**TASK OBJECTIVE**
For the entries below, repeat exactly each line starting with the one that contains "In a regional" and going on through the one that contains "287 | 536 |", and no others.

#### EXERCISE DATA ####

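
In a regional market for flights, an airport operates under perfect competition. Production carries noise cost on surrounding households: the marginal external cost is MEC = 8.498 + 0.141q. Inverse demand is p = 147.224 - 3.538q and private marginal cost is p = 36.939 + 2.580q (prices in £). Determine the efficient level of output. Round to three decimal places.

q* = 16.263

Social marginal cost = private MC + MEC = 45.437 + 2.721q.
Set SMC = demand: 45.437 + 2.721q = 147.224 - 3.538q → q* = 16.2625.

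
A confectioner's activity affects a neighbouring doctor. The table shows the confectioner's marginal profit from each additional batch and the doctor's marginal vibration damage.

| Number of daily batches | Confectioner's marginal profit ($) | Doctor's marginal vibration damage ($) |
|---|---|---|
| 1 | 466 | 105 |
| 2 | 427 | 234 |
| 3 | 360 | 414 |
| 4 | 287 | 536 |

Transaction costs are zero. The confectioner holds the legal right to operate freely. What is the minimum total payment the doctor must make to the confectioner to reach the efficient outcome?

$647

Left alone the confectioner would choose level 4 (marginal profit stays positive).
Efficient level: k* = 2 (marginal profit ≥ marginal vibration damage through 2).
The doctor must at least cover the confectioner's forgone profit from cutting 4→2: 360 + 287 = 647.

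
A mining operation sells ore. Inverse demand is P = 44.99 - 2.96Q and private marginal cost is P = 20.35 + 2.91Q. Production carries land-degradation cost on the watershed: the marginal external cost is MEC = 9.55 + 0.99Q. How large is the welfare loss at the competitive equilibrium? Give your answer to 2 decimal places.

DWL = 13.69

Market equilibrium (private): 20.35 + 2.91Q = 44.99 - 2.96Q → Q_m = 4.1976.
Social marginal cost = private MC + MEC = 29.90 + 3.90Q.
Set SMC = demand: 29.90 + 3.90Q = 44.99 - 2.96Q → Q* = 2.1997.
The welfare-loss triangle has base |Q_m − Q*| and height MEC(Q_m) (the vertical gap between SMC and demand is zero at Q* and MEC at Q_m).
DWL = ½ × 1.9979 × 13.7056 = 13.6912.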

####
#### EXERCISE DATA ####

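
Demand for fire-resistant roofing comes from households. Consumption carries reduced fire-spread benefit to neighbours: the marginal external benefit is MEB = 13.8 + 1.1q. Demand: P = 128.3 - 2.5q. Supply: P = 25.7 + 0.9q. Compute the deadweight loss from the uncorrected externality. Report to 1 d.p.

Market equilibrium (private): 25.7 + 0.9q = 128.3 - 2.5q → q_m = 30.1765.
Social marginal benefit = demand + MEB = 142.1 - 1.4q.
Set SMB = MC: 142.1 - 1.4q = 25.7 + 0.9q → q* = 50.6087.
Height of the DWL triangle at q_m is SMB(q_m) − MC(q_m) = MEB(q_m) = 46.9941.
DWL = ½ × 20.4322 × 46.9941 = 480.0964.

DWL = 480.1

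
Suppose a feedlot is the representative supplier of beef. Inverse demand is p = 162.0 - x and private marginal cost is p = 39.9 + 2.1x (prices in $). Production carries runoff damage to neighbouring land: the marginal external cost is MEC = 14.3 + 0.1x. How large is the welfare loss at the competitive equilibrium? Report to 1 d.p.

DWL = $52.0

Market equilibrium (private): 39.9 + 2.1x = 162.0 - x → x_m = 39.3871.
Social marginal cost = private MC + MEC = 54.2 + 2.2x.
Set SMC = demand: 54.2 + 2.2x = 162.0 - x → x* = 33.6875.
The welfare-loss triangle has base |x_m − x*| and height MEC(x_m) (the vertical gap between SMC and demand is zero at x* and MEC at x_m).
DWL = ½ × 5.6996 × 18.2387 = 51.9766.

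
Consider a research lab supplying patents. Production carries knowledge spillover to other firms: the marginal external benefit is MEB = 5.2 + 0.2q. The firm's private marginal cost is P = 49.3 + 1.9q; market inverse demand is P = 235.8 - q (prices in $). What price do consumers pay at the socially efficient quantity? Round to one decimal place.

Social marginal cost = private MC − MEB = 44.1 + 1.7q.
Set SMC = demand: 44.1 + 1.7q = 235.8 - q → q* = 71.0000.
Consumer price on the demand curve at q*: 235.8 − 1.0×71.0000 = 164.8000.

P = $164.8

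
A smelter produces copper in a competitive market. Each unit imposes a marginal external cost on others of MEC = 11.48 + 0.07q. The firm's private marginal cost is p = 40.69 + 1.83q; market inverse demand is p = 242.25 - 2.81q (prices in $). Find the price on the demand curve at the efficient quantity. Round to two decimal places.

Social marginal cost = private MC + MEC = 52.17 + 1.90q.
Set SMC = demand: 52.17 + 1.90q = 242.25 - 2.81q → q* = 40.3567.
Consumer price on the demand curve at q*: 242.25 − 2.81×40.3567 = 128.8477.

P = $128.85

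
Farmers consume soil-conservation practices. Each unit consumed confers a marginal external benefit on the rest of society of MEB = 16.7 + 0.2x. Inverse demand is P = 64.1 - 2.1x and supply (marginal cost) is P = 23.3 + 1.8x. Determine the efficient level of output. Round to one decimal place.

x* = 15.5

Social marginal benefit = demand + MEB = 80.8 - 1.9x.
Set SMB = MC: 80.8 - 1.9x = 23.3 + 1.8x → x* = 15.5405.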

####
#### EXERCISE DATA ####

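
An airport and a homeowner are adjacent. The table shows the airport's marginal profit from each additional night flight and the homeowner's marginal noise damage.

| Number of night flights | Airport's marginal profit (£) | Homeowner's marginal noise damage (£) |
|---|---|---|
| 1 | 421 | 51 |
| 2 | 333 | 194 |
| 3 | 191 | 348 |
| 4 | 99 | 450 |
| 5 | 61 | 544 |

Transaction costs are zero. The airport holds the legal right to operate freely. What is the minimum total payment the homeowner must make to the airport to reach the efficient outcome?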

####

**RESULT**
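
In a regional market for flights, an airport operates under perfect competition. Production carries noise cost on surrounding households: the marginal external cost is MEC = 8.498 + 0.141q. Inverse demand is p = 147.224 - 3.538q and private marginal cost is p = 36.939 + 2.580q (prices in £). Determine the efficient level of output. Round to three decimal places.

q* = 16.263

Social marginal cost = private MC + MEC = 45.437 + 2.721q.
Set SMC = demand: 45.437 + 2.721q = 147.224 - 3.538q → q* = 16.2625.

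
A confectioner's activity affects a neighbouring doctor. The table shows the confectioner's marginal profit from each additional batch and the doctor's marginal vibration damage.

| Number of daily batches | Confectioner's marginal profit ($) | Doctor's marginal vibration damage ($) |
|---|---|---|
| 1 | 466 | 105 |
| 2 | 427 | 234 |
| 3 | 360 | 414 |
| 4 | 287 | 536 |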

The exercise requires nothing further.